◆ **ACTION ITEM**:
An identical copy of every entry below is the required output.

Dataset entries:
+-------+

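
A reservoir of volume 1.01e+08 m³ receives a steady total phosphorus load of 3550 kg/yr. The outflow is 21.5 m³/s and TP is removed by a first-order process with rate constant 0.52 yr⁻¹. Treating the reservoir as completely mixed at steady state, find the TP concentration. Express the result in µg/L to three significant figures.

4.86 µg/L

Outflow Q = 21.5 m³/s × 3.156e+07 s/yr = 6.785e+08 m³/yr.
Steady-state CSTR mass balance: W = Q·C + k·V·C, so C = W/(Q + kV).
Q + kV = 6.785e+08 + 0.52·1.01e+08 = 7.31e+08 m³/yr.
C = 3550/7.31e+08 = 4.856e-06 kg/m³ = 0.004856 mg/L = 4.856 µg/L.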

+-------+

◆ **ANSWER BOX**:
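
A reservoir of volume 1.01e+08 m³ receives a steady total phosphorus load of 3550 kg/yr. The outflow is 21.5 m³/s and TP is removed by a first-order process with rate constant 0.52 yr⁻¹. Treating the reservoir as completely mixed at steady state, find the TP concentration. Express the result in µg/L to three significant figures.

4.86 µg/L

Outflow Q = 21.5 m³/s × 3.156e+07 s/yr = 6.785e+08 m³/yr.
Steady-state CSTR mass balance: W = Q·C + k·V·C, so C = W/(Q + kV).
Q + kV = 6.785e+08 + 0.52·1.01e+08 = 7.31e+08 m³/yr.
C = 3550/7.31e+08 = 4.856e-06 kg/m³ = 0.004856 mg/L = 4.856 µg/L.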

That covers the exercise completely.